▶ _Exercise directions_:
What follows is a listing. Return every line of it exactly.

▶ _Exercise material_:
Content starts
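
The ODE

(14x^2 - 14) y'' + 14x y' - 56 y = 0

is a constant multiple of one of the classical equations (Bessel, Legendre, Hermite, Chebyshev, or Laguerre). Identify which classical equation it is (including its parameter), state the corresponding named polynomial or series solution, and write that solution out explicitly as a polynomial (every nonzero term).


All three coefficients share the factor -14; dividing through by -14 gives  (1 - x^2) y'' - x y' + 4 y = 0.
This matches the Chebyshev equation (1 - x^2) y'' - x y' + n^2 y = 0 (note the -x y' term, not -2x y') with n^2 = 4, so n = 2; the polynomial solution is T_2(x).
With y = sum_k a_k x^k, matching x^k gives (k+2)(k+1) a_{k+2} = (k^2 - n^2) a_k = (k - 2)(k + 2) a_k. The right side vanishes at k = 2, so the series with the parity of 2 terminates at degree 2.
Standard normalization: leading coefficient of T_n is 2^(n-1), so a_2 = 2^1 = 2. Work downward with a_k = (k+1)(k+2) a_{k+2} / ((k - 2)(k + 2)):
  a_0 = (1)(2)(2) / ((0 - 2)(0 + 2)) = 4/(-4) = -1
Hence T_2(x) = 2 x^2 - 1.

T_2(x); series = 2 x^2 - 1


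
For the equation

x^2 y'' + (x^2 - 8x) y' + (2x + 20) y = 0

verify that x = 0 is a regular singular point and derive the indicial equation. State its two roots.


Divide by x^2 to reach normal form y'' + P_1(x) y' + P_2(x) y = 0 with P_1(x) = 1 - 8/x and P_2(x) = 2/x + 20/x^2.
x = 0 is a singular point because the y'-coefficient 1 - 8/x has a pole at x = 0 and the y-coefficient 2/x + 20/x^2 has a pole at x = 0.
It is a regular singular point because x P_1(x) = p(x) = x - 8 and x^2 P_2(x) = q(x) = 2x + 20 are polynomials, hence analytic at x = 0.
p(0) = -8,  q(0) = 20.
Indicial equation: r(r-1) + p(0) r + q(0) = 0, i.e. r^2 + (p(0) - 1) r + q(0) = 0, i.e. r^2 - 9 r + 20 = 0.
Discriminant: (-9)^2 - 4(20) = 1, so r = (9 ± 1)/2.
Solving: r_1 = 5, r_2 = 4.

indicial: r^2 - 9 r + 20 = 0; roots r_1 = 5, r_2 = 4


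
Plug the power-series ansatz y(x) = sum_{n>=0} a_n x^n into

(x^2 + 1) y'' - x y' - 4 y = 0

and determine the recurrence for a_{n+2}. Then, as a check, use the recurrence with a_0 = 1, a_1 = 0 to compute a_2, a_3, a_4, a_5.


Substitute y = sum_n a_n x^n.
(1 + 1 x^2) y'' contributes (n+2)(n+1) a_{n+2} + n(n-1) a_n at x^n.
-x y'(x) contributes -n a_n at x^n.
-4 y(x) contributes -4 a_n at x^n.
Matching x^n: (n+2)(n+1) a_{n+2} + (n(n-1) - n - 4) a_n = 0.
Thus a_{n+2} = (-n(n-1) + n + 4) / ((n+1)(n+2)) * a_n.

Check with a_0 = 1, a_1 = 0 (apply the recurrence for n = 0, 1, 2, 3): a_0 = 1, a_1 = 0, a_2 = 2, a_3 = 0, a_4 = 2/3, a_5 = 0.

a_(n+2) = (-n(n-1) + n + 4) / ((n+1)(n+2)) * a_n; check: a_0 = 1, a_1 = 0, a_2 = 2, a_3 = 0, a_4 = 2/3, a_5 = 0


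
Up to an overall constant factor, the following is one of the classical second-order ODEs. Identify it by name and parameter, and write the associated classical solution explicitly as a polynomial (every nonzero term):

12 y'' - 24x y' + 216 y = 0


All three coefficients share the factor 12; dividing through by 12 gives  y'' - 2x y' + 18 y = 0.
This matches the Hermite equation y'' - 2x y' + 2n y = 0 with 2n = 18, so n = 9; the polynomial solution is H_9(x).
With y = sum_k a_k x^k, matching x^k gives (k+2)(k+1) a_{k+2} = 2(k - n) a_k = 2(k - 9) a_k. The right side vanishes at k = 9, so the series with the parity of 9 terminates at degree 9.
Standard normalization: leading coefficient of H_n is 2^n, so a_9 = 2^9 = 512. Work downward with a_k = (k+1)(k+2) a_{k+2} / (2(k - n)):
  a_7 = (8)(9)(512) / (2(7 - 9)) = 36864/(-4) = -9216
  a_5 = (6)(7)(-9216) / (2(5 - 9)) = -387072/(-8) = 48384
  a_3 = (4)(5)(48384) / (2(3 - 9)) = 967680/(-12) = -80640
  a_1 = (2)(3)(-80640) / (2(1 - 9)) = -483840/(-16) = 30240
Hence H_9(x) = 512 x^9 - 9216 x^7 + 48384 x^5 - 80640 x^3 + 30240 x.

H_9(x); series = 512 x^9 - 9216 x^7 + 48384 x^5 - 80640 x^3 + 30240 x


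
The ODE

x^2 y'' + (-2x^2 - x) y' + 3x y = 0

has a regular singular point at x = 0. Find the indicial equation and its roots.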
Content ends
▶ _Exercise output_:
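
The ODE

(14x^2 - 14) y'' + 14x y' - 56 y = 0

is a constant multiple of one of the classical equations (Bessel, Legendre, Hermite, Chebyshev, or Laguerre). Identify which classical equation it is (including its parameter), state the corresponding named polynomial or series solution, and write that solution out explicitly as a polynomial (every nonzero term).


All three coefficients share the factor -14; dividing through by -14 gives  (1 - x^2) y'' - x y' + 4 y = 0.
This matches the Chebyshev equation (1 - x^2) y'' - x y' + n^2 y = 0 (note the -x y' term, not -2x y') with n^2 = 4, so n = 2; the polynomial solution is T_2(x).
With y = sum_k a_k x^k, matching x^k gives (k+2)(k+1) a_{k+2} = (k^2 - n^2) a_k = (k - 2)(k + 2) a_k. The right side vanishes at k = 2, so the series with the parity of 2 terminates at degree 2.
Standard normalization: leading coefficient of T_n is 2^(n-1), so a_2 = 2^1 = 2. Work downward with a_k = (k+1)(k+2) a_{k+2} / ((k - 2)(k + 2)):
  a_0 = (1)(2)(2) / ((0 - 2)(0 + 2)) = 4/(-4) = -1
Hence T_2(x) = 2 x^2 - 1.

T_2(x); series = 2 x^2 - 1


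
For the equation

x^2 y'' + (x^2 - 8x) y' + (2x + 20) y = 0

verify that x = 0 is a regular singular point and derive the indicial equation. State its two roots.


Divide by x^2 to reach normal form y'' + P_1(x) y' + P_2(x) y = 0 with P_1(x) = 1 - 8/x and P_2(x) = 2/x + 20/x^2.
x = 0 is a singular point because the y'-coefficient 1 - 8/x has a pole at x = 0 and the y-coefficient 2/x + 20/x^2 has a pole at x = 0.
It is a regular singular point because x P_1(x) = p(x) = x - 8 and x^2 P_2(x) = q(x) = 2x + 20 are polynomials, hence analytic at x = 0.
p(0) = -8,  q(0) = 20.
Indicial equation: r(r-1) + p(0) r + q(0) = 0, i.e. r^2 + (p(0) - 1) r + q(0) = 0, i.e. r^2 - 9 r + 20 = 0.
Discriminant: (-9)^2 - 4(20) = 1, so r = (9 ± 1)/2.
Solving: r_1 = 5, r_2 = 4.

indicial: r^2 - 9 r + 20 = 0; roots r_1 = 5, r_2 = 4


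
Plug the power-series ansatz y(x) = sum_{n>=0} a_n x^n into

(x^2 + 1) y'' - x y' - 4 y = 0

and determine the recurrence for a_{n+2}. Then, as a check, use the recurrence with a_0 = 1, a_1 = 0 to compute a_2, a_3, a_4, a_5.


Substitute y = sum_n a_n x^n.
(1 + 1 x^2) y'' contributes (n+2)(n+1) a_{n+2} + n(n-1) a_n at x^n.
-x y'(x) contributes -n a_n at x^n.
-4 y(x) contributes -4 a_n at x^n.
Matching x^n: (n+2)(n+1) a_{n+2} + (n(n-1) - n - 4) a_n = 0.
Thus a_{n+2} = (-n(n-1) + n + 4) / ((n+1)(n+2)) * a_n.

Check with a_0 = 1, a_1 = 0 (apply the recurrence for n = 0, 1, 2, 3): a_0 = 1, a_1 = 0, a_2 = 2, a_3 = 0, a_4 = 2/3, a_5 = 0.

a_(n+2) = (-n(n-1) + n + 4) / ((n+1)(n+2)) * a_n; check: a_0 = 1, a_1 = 0, a_2 = 2, a_3 = 0, a_4 = 2/3, a_5 = 0


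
Up to an overall constant factor, the following is one of the classical second-order ODEs. Identify it by name and parameter, and write the associated classical solution explicitly as a polynomial (every nonzero term):

12 y'' - 24x y' + 216 y = 0


All three coefficients share the factor 12; dividing through by 12 gives  y'' - 2x y' + 18 y = 0.
This matches the Hermite equation y'' - 2x y' + 2n y = 0 with 2n = 18, so n = 9; the polynomial solution is H_9(x).
With y = sum_k a_k x^k, matching x^k gives (k+2)(k+1) a_{k+2} = 2(k - n) a_k = 2(k - 9) a_k. The right side vanishes at k = 9, so the series with the parity of 9 terminates at degree 9.
Standard normalization: leading coefficient of H_n is 2^n, so a_9 = 2^9 = 512. Work downward with a_k = (k+1)(k+2) a_{k+2} / (2(k - n)):
  a_7 = (8)(9)(512) / (2(7 - 9)) = 36864/(-4) = -9216
  a_5 = (6)(7)(-9216) / (2(5 - 9)) = -387072/(-8) = 48384
  a_3 = (4)(5)(48384) / (2(3 - 9)) = 967680/(-12) = -80640
  a_1 = (2)(3)(-80640) / (2(1 - 9)) = -483840/(-16) = 30240
Hence H_9(x) = 512 x^9 - 9216 x^7 + 48384 x^5 - 80640 x^3 + 30240 x.

H_9(x); series = 512 x^9 - 9216 x^7 + 48384 x^5 - 80640 x^3 + 30240 x


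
The ODE

x^2 y'' + (-2x^2 - x) y' + 3x y = 0

has a regular singular point at x = 0. Find the indicial equation and its roots.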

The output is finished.